Saved data entries:

Content starts

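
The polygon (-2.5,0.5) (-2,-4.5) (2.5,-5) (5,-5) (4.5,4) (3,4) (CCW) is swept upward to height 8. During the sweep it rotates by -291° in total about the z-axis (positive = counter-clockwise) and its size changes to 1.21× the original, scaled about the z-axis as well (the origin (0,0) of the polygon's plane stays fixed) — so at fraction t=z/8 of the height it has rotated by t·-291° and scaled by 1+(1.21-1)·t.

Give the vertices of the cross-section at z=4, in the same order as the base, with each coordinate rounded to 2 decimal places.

Cross-section at z=4: (2.59,1.11) (-1.00,5.35) (-5.41,2.99) (-7.68,1.42) (-1.59,-6.46) (-0.23,-5.52)

t = z/height = 4/8 = 0.5
s = 1 + (scale-1)·z/height = 1 + (1.21-1)·4/8 = 1.105000
θ = twist·z/height = -291°·4/8 = -145.5000° = -2.539454 rad
cos θ = -0.824126, sin θ = -0.566406 (intermediates below are computed at full precision and shown rounded to 5 d.p.)
v1: (-2.5,0.5) → rotate → (2.34352,1.00395) → ×s → (2.58959,1.10937) → (2.59,1.11)
v2: (-2,-4.5) → rotate → (-0.90058,4.84138) → ×s → (-0.99514,5.34973) → (-1.00,5.35)
v3: (2.5,-5) → rotate → (-4.89235,2.70462) → ×s → (-5.40604,2.98860) → (-5.41,2.99)
v4: (5,-5) → rotate → (-6.95266,1.28860) → ×s → (-7.68269,1.42390) → (-7.68,1.42)
v5: (4.5,4) → rotate → (-1.44294,-5.84533) → ×s → (-1.59445,-6.45909) → (-1.59,-6.46)
v6: (3,4) → rotate → (-0.20675,-4.99572) → ×s → (-0.22846,-5.52027) → (-0.23,-5.52)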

Content ends

◆ **YOUR TASK**
Starting from the line holding "Give the vertices", restate the remaining lines of the data word for word, including the last.

◆ **WRITTEN REPLY**
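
Give the vertices of the cross-section at z=4, in the same order as the base, with each coordinate rounded to 2 decimal places.

Cross-section at z=4: (2.59,1.11) (-1.00,5.35) (-5.41,2.99) (-7.68,1.42) (-1.59,-6.46) (-0.23,-5.52)

t = z/height = 4/8 = 0.5
s = 1 + (scale-1)·z/height = 1 + (1.21-1)·4/8 = 1.105000
θ = twist·z/height = -291°·4/8 = -145.5000° = -2.539454 rad
cos θ = -0.824126, sin θ = -0.566406 (intermediates below are computed at full precision and shown rounded to 5 d.p.)
v1: (-2.5,0.5) → rotate → (2.34352,1.00395) → ×s → (2.58959,1.10937) → (2.59,1.11)
v2: (-2,-4.5) → rotate → (-0.90058,4.84138) → ×s → (-0.99514,5.34973) → (-1.00,5.35)
v3: (2.5,-5) → rotate → (-4.89235,2.70462) → ×s → (-5.40604,2.98860) → (-5.41,2.99)
v4: (5,-5) → rotate → (-6.95266,1.28860) → ×s → (-7.68269,1.42390) → (-7.68,1.42)
v5: (4.5,4) → rotate → (-1.44294,-5.84533) → ×s → (-1.59445,-6.45909) → (-1.59,-6.46)
v6: (3,4) → rotate → (-0.20675,-4.99572) → ×s → (-0.22846,-5.52027) → (-0.23,-5.52)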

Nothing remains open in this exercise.